** Exercise prompt **
Retrieve every line from the records in which the word "Treat" occurs.

Excerpts from a dataset
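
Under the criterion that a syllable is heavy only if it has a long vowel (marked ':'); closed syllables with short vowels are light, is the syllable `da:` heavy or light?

heavy

`da:`: long vowel, open (no coda). Long vowel → heavy.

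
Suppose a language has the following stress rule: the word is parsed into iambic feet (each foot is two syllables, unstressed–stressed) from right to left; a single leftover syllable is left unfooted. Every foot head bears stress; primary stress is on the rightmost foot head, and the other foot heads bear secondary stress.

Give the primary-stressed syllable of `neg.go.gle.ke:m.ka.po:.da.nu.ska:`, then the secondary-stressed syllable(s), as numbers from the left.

primary 9, secondary 3, 5, 7

Parse right to left into iambic (σˈσ) feet: neg (go.ˈgle) (ke:m.ˈka) (po:.ˈda) (nu.ˈska:). Syllable 1 is left unfooted.
Foot heads (stressed positions): 3, 5, 7, 9.
End Rule Rightmost: primary stress on the rightmost head = syllable 9.
Secondary stress on 3, 5, 7: neg.go.ˌgle.ke:m.ˌka.po:.ˌda.nu.ˈska:.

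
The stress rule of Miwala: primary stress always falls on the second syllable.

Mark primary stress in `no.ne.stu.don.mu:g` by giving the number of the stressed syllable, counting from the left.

2

The word has 5 syllables; the second syllable is syllable 2 (ne).
Primary stress: syllable 2 → no.ˈne.stu.don.mu:g.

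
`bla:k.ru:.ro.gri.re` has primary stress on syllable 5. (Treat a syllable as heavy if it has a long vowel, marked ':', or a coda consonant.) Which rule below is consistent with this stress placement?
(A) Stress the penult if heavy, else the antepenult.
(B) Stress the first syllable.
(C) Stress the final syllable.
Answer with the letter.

Rule A → syllable 3 (observed: 5).
Rule B → syllable 1 (observed: 5).
Rule C → syllable 5 ✓.

C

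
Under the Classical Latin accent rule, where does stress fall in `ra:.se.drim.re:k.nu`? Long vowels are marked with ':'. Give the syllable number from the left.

Classical Latin: stress the penult if heavy (long vowel or closed), else the antepenult.
Weights: 3 drim H, 4 re:k H, 5 nu L.
The penult (syllable 4, re:k) is heavy, so it takes stress.
Stress on syllable 4: ra:.se.drim.ˈre:k.nu.

4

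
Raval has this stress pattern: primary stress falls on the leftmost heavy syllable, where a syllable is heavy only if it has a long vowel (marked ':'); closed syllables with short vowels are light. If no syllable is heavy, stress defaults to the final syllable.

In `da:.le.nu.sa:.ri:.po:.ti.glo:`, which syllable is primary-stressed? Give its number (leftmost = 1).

Weights: 1 da: H, 2 le L, 3 nu L, 4 sa: H, 5 ri: H, 6 po: H, 7 ti L, 8 glo: H.
Heavy syllables in the domain: 1, 4, 5, 6, 8. The leftmost is syllable 1 (da:).
Primary stress: syllable 1 → ˈda:.le.nu.sa:.ri:.po:.ti.glo:.

1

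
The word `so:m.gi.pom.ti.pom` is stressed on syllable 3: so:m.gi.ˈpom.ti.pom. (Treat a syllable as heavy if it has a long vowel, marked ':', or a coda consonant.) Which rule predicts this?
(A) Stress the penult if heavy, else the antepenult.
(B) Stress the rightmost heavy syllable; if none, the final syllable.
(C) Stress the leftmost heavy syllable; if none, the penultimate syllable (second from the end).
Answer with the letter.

A

Rule A → syllable 3 ✓.
Rule B → syllable 5 (observed: 3).
Rule C → syllable 1 (observed: 3).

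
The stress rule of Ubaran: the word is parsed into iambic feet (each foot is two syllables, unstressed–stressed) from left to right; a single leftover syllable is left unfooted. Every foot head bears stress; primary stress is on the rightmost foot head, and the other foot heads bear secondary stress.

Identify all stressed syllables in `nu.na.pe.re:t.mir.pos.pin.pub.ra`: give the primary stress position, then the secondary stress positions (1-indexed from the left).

primary 8, secondary 2, 4, 6

Parse left to right into iambic (σˈσ) feet: (nu.ˈna) (pe.ˈre:t) (mir.ˈpos) (pin.ˈpub) ra. Syllable 9 is left unfooted.
Foot heads (stressed positions): 2, 4, 6, 8.
End Rule Rightmost: primary stress on the rightmost head = syllable 8.
Secondary stress on 2, 4, 6: nu.ˌna.pe.ˌre:t.mir.ˌpos.pin.ˈpub.ra.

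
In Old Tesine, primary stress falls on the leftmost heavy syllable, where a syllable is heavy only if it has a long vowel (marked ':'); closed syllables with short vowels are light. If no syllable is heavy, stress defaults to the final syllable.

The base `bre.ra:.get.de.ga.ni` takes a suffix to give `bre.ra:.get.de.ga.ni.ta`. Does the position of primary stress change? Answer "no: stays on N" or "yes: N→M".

no: stays on 2

Base `bre.ra:.get.de.ga.ni` (6 syllables):
  Weights: 1 bre L, 2 ra: H, 3 get L, 4 de L, 5 ga L, 6 ni L.
  Heavy syllables in the domain: 2. The leftmost is syllable 2 (ra:).
  → primary stress on syllable 2.
Suffixed `bre.ra:.get.de.ga.ni.ta` (7 syllables):
  Weights: 1 bre L, 2 ra: H, 3 get L, 4 de L, 5 ga L, 6 ni L, 7 ta L.
  Heavy syllables in the domain: 2. The leftmost is syllable 2 (ra:).
  → primary stress on syllable 2.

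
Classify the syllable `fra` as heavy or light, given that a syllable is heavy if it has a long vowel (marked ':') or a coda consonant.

light

`fra`: short vowel, open (no coda). Short vowel, open → light.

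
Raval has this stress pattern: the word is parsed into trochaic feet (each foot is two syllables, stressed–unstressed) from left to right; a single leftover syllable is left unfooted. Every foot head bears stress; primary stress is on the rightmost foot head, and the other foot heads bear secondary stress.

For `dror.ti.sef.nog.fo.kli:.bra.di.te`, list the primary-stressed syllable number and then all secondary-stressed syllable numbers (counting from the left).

primary 7, secondary 1, 3, 5

Parse left to right into trochaic (ˈσσ) feet: (ˈdror.ti) (ˈsef.nog) (ˈfo.kli:) (ˈbra.di) te. Syllable 9 is left unfooted.
Foot heads (stressed positions): 1, 3, 5, 7.
End Rule Rightmost: primary stress on the rightmost head = syllable 7.
Secondary stress on 1, 3, 5: ˌdror.ti.ˌsef.nog.ˌfo.kli:.ˈbra.di.te.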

** Answer for the task **
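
`bla:k.ru:.ro.gri.re` has primary stress on syllable 5. (Treat a syllable as heavy if it has a long vowel, marked ':', or a coda consonant.) Which rule below is consistent with this stress placement?
The word `so:m.gi.pom.ti.pom` is stressed on syllable 3: so:m.gi.ˈpom.ti.pom. (Treat a syllable as heavy if it has a long vowel, marked ':', or a coda consonant.) Which rule predicts this?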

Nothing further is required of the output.